> [Stored items]
==========

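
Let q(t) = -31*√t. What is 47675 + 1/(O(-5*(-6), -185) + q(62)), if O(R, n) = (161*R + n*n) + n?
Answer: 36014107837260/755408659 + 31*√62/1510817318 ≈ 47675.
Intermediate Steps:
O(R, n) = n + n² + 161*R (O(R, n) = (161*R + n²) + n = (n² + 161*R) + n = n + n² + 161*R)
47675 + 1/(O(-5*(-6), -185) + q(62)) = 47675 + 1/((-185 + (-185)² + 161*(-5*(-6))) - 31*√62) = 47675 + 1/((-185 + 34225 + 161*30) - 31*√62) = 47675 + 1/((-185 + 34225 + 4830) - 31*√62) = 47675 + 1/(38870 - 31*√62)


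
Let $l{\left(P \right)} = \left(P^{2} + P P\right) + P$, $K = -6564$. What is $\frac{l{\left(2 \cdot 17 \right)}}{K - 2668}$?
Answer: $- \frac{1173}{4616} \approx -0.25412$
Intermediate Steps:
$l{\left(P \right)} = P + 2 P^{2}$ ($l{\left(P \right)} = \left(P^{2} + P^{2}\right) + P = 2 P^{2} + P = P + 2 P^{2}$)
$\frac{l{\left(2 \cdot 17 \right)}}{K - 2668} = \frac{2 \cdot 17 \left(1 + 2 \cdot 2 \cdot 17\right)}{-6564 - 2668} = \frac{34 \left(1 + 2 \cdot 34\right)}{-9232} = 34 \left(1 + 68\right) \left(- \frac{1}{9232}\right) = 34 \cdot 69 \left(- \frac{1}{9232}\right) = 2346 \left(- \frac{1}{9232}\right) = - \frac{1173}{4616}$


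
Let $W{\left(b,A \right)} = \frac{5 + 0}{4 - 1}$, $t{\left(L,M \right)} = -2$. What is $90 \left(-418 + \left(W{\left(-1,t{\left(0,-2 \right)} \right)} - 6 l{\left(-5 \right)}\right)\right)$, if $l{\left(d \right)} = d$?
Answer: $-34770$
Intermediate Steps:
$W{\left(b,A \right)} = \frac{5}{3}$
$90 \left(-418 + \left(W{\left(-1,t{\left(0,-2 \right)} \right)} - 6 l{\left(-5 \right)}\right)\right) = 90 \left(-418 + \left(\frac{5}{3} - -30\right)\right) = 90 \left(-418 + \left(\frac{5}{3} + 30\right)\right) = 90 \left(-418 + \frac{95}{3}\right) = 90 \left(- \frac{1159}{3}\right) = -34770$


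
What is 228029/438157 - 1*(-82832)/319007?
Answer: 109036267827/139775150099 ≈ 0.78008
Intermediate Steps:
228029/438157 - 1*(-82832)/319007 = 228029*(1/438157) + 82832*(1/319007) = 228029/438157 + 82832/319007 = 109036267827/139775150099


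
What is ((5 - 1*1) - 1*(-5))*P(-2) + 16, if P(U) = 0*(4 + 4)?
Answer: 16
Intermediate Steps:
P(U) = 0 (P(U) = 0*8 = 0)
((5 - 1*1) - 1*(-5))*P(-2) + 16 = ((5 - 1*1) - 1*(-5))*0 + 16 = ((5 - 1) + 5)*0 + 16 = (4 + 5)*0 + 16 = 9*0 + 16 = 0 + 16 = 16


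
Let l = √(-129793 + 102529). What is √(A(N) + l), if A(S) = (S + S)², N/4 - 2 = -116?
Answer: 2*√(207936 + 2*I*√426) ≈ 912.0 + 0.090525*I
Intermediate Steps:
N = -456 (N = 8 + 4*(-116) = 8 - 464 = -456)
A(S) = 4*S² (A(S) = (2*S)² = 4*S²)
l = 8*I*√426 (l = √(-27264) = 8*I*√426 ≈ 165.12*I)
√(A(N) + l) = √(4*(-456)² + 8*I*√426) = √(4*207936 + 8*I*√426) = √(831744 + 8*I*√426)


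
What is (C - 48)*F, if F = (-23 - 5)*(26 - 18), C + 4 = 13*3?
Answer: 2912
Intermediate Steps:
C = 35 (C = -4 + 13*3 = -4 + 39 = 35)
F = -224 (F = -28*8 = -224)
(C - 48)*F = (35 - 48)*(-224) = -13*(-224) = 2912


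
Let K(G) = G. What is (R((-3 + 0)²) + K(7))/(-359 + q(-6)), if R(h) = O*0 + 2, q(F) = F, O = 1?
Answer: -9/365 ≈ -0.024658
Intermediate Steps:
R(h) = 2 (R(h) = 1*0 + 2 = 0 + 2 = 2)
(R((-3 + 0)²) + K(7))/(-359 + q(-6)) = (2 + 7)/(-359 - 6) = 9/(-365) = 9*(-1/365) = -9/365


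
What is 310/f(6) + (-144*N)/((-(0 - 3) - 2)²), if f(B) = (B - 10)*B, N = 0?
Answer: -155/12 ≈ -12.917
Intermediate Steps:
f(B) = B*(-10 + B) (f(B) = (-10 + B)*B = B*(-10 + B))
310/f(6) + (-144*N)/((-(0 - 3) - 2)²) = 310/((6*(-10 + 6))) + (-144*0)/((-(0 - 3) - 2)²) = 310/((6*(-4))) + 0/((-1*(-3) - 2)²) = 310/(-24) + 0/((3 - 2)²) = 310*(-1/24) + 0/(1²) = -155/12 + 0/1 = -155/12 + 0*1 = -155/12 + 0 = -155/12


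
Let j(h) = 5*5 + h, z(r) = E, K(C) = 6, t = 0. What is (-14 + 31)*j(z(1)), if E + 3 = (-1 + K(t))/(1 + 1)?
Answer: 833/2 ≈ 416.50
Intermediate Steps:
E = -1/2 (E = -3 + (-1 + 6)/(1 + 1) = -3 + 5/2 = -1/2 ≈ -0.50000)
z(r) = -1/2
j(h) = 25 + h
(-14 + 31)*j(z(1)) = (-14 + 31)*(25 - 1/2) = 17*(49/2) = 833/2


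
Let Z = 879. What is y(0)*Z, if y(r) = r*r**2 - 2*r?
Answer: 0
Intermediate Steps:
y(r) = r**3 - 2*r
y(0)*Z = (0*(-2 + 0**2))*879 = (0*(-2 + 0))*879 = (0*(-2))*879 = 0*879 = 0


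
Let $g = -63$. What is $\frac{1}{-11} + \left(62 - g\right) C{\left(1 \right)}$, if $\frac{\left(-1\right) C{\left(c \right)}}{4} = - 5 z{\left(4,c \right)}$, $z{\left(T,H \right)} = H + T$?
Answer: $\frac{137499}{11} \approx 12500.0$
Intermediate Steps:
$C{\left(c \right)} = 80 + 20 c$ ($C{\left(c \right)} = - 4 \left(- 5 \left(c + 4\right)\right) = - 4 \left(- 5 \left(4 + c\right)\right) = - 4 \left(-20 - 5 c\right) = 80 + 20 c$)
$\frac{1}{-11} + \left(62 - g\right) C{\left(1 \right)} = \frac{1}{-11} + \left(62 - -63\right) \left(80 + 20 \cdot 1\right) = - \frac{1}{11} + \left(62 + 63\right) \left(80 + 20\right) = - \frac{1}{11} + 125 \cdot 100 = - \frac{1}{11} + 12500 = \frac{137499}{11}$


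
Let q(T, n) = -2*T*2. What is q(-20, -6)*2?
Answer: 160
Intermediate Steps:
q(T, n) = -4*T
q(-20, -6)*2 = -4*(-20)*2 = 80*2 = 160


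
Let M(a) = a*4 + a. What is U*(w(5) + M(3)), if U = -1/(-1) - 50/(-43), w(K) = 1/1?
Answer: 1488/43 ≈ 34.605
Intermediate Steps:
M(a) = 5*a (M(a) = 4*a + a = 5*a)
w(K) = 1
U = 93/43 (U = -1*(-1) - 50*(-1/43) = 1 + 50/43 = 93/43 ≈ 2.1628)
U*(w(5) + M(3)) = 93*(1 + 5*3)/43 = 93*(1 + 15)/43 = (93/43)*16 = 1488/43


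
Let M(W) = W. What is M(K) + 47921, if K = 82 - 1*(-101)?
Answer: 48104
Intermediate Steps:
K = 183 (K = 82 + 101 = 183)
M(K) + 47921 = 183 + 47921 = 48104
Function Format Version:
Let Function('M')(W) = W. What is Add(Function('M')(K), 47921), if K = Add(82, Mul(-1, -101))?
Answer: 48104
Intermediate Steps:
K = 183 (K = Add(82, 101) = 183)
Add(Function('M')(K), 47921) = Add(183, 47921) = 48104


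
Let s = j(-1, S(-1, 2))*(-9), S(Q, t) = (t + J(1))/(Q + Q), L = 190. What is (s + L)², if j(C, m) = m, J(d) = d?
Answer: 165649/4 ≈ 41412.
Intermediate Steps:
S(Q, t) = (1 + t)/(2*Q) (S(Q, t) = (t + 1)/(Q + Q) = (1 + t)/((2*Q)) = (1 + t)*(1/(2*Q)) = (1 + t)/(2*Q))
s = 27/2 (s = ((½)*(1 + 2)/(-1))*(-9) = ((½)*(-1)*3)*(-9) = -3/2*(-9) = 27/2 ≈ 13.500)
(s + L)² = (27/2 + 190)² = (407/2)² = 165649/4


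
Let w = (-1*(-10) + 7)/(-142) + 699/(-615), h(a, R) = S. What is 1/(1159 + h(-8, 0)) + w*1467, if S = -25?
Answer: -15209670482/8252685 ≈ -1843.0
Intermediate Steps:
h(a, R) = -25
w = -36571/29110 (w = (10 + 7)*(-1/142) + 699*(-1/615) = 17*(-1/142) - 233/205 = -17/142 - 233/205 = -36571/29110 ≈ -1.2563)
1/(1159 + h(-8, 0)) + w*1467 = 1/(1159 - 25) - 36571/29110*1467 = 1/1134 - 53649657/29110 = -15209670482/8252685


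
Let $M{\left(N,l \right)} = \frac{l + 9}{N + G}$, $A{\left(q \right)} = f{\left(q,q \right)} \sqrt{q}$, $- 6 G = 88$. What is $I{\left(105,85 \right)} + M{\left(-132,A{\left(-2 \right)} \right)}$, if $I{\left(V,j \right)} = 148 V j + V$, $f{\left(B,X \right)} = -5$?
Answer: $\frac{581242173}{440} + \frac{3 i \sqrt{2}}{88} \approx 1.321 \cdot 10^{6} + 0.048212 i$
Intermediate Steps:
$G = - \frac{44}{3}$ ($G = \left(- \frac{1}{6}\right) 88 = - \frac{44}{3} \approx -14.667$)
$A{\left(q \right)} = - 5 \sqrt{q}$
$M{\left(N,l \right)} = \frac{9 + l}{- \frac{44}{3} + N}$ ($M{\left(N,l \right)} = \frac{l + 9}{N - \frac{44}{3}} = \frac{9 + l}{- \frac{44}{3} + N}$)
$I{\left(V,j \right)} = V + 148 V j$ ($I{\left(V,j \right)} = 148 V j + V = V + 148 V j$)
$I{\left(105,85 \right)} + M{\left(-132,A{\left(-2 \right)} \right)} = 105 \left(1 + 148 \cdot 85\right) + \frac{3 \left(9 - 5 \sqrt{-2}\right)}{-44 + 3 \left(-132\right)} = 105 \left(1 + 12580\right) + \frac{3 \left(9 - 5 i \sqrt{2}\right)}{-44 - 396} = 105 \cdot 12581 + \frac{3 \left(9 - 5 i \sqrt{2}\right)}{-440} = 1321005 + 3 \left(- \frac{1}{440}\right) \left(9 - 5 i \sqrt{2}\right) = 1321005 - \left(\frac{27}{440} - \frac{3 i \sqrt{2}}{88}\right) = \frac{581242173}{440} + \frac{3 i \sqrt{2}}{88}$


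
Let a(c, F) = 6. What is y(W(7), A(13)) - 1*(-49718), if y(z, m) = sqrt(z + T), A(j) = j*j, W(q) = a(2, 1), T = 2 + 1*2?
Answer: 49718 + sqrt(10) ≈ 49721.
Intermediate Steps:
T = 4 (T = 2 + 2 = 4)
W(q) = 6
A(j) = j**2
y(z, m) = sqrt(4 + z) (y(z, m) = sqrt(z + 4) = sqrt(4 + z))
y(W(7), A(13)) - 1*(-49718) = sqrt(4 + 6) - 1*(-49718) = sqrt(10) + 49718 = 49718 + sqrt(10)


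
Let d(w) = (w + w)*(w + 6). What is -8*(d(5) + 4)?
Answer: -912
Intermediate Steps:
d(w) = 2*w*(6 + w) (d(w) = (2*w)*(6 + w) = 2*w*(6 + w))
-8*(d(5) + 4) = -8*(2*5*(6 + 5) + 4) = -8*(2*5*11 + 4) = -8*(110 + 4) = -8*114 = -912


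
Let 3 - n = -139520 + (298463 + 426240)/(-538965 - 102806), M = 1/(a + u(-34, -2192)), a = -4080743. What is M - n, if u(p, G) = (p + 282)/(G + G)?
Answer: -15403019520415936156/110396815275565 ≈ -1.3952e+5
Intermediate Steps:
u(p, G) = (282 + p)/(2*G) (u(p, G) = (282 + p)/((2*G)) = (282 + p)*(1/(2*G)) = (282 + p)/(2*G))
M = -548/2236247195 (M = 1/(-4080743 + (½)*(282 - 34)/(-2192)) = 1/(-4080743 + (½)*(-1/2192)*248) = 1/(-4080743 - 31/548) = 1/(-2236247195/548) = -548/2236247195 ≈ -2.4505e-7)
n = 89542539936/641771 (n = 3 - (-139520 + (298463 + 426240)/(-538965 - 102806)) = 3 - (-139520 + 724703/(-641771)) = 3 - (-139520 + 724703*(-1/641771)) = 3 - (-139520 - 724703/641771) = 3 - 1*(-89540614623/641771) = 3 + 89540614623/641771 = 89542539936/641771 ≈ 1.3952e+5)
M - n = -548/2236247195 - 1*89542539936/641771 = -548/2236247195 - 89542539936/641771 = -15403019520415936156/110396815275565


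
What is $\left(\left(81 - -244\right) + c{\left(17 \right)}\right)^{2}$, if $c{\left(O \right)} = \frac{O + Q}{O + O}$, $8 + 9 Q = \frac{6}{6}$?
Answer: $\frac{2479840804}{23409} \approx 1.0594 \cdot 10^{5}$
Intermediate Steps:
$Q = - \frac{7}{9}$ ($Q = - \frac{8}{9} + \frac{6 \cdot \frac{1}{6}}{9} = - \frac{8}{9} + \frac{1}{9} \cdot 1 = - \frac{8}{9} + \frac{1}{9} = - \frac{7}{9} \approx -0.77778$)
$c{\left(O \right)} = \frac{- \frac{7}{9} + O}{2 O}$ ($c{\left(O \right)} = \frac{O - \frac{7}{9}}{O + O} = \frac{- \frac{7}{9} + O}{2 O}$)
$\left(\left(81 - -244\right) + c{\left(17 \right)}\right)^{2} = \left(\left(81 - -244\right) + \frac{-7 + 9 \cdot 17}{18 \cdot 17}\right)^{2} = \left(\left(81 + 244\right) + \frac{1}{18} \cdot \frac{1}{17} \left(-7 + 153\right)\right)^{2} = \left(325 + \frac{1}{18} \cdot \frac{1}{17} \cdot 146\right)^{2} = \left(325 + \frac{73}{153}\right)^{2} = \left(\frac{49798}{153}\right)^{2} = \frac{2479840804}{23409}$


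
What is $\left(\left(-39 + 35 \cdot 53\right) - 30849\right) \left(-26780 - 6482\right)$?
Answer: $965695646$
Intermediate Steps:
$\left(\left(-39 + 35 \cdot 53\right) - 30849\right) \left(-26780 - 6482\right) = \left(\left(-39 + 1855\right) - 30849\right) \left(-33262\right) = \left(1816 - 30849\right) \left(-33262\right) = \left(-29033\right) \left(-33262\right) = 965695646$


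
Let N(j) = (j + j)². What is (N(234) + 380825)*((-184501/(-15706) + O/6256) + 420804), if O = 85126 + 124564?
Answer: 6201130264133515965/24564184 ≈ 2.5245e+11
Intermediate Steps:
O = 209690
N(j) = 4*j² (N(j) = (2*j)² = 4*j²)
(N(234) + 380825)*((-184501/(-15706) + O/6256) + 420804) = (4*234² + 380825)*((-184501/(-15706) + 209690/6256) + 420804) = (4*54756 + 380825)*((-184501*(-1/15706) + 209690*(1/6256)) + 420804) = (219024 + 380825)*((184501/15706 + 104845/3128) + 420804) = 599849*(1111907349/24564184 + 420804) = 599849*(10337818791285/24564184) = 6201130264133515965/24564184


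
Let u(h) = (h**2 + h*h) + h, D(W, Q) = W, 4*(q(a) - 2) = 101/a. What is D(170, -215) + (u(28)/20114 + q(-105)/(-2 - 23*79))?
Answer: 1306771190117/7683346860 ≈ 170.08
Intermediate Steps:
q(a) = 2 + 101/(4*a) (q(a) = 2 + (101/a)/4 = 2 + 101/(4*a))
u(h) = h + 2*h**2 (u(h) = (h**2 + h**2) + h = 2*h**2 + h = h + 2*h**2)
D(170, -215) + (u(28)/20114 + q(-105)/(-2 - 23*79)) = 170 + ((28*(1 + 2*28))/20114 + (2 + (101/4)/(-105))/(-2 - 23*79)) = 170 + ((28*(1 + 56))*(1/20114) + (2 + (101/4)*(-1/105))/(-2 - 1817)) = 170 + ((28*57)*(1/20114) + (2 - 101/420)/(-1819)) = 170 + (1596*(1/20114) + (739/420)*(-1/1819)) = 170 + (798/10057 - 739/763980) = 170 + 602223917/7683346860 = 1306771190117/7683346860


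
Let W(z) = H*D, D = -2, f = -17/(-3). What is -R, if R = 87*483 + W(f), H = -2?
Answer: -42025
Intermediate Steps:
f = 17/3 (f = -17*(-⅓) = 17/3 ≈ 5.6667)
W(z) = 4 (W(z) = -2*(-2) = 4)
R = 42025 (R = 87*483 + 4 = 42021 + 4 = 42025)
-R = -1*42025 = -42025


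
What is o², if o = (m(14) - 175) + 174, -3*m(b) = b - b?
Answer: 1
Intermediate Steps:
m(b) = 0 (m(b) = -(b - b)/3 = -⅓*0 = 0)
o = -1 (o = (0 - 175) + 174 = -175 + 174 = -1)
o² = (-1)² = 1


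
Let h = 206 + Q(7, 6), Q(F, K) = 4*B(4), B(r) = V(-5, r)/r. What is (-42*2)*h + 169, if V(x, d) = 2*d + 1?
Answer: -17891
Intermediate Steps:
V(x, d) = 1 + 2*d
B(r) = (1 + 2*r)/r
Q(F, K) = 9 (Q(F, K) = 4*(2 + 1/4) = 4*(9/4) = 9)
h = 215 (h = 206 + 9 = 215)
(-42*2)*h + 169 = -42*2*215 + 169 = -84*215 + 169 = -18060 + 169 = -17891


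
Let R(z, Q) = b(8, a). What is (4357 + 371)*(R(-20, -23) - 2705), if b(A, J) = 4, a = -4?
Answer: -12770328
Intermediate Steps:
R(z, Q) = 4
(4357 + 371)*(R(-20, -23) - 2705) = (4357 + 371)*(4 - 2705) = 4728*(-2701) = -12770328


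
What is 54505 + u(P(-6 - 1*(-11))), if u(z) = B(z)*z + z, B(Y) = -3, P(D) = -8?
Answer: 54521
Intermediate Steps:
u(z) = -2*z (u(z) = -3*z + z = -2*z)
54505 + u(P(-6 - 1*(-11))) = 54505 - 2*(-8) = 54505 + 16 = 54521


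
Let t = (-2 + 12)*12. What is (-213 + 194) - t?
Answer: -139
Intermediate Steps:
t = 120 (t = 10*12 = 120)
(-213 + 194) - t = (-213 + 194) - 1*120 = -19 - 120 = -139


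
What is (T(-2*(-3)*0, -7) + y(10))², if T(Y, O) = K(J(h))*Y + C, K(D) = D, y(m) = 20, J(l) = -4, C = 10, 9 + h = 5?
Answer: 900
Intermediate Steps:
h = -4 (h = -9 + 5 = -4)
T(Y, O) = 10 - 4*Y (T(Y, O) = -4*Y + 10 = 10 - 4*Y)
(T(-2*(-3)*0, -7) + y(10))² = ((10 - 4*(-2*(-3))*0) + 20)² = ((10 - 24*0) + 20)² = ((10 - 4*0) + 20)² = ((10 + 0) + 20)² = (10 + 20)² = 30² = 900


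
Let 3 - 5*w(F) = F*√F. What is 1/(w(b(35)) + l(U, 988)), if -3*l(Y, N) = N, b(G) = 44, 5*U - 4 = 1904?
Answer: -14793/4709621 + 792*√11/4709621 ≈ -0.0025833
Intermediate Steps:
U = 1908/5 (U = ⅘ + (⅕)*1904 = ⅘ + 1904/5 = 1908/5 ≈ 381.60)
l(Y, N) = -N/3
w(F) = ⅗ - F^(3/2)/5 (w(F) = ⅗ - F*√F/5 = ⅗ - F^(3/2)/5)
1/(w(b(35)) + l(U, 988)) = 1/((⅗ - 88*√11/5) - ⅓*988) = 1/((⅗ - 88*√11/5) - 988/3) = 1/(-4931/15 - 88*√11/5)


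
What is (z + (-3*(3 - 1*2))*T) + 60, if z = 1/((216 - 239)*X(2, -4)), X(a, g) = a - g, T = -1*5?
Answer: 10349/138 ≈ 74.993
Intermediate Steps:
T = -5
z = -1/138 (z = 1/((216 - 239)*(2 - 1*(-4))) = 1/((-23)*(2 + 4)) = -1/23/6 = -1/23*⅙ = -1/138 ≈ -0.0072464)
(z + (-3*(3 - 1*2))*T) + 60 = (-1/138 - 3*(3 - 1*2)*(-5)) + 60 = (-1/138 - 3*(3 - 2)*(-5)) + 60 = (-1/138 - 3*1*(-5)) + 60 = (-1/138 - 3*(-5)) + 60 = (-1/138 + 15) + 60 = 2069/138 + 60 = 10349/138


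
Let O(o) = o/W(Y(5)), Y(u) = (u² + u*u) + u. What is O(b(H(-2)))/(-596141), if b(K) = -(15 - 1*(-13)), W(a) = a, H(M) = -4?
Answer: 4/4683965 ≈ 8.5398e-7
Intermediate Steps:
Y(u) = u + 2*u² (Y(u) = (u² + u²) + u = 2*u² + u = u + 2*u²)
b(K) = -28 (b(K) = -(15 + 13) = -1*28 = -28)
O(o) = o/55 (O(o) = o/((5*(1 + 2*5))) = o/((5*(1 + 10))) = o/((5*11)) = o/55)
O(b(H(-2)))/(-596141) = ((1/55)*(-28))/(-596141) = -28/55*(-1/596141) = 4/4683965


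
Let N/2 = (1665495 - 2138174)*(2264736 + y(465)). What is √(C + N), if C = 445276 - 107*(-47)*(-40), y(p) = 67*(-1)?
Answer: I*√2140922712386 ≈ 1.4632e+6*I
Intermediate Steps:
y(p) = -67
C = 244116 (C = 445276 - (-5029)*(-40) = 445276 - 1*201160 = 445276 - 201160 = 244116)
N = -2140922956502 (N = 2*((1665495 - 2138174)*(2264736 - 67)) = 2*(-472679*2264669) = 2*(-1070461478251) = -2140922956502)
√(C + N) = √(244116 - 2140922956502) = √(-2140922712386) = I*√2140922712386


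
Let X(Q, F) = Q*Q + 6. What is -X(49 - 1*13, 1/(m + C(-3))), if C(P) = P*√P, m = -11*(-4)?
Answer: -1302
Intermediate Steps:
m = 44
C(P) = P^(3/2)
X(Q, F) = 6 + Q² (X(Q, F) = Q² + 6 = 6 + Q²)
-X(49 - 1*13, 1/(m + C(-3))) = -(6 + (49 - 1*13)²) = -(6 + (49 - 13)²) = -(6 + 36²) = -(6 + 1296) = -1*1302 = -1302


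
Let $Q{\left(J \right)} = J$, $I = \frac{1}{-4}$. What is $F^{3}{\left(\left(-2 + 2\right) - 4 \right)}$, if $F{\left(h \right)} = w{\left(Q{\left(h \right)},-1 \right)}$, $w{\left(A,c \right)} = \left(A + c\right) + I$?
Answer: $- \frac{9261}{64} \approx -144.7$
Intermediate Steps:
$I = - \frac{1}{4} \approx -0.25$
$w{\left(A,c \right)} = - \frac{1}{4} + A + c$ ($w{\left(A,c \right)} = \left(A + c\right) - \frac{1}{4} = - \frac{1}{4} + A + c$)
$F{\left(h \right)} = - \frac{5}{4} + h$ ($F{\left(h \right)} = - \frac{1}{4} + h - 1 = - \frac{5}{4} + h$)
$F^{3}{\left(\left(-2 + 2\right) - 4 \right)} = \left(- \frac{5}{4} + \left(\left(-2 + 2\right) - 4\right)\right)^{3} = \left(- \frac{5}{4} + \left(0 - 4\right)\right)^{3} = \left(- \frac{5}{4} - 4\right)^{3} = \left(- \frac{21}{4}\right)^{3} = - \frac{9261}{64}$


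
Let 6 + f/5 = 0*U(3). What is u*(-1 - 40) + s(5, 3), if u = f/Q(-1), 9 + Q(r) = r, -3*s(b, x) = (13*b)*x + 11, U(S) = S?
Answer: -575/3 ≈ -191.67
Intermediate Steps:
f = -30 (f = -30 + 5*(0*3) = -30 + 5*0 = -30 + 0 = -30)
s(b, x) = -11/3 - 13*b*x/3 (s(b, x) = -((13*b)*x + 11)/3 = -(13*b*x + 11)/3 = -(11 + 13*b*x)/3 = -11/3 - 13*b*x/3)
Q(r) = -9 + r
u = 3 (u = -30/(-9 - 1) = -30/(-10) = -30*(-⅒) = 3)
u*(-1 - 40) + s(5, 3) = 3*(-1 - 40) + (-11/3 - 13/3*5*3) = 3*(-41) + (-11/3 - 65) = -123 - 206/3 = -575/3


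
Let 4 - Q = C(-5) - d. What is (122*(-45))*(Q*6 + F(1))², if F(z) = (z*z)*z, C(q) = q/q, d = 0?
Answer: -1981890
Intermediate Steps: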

==========

> [What is expected] In the data above, repeat exactly each line from the first through the line that contains "Answer: 36014107837260/755408659 +", and give nothing else.

> [Worked solution]
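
Let q(t) = -31*√t. What is 47675 + 1/(O(-5*(-6), -185) + q(62)), if O(R, n) = (161*R + n*n) + n?
Answer: 36014107837260/755408659 + 31*√62/1510817318 ≈ 47675.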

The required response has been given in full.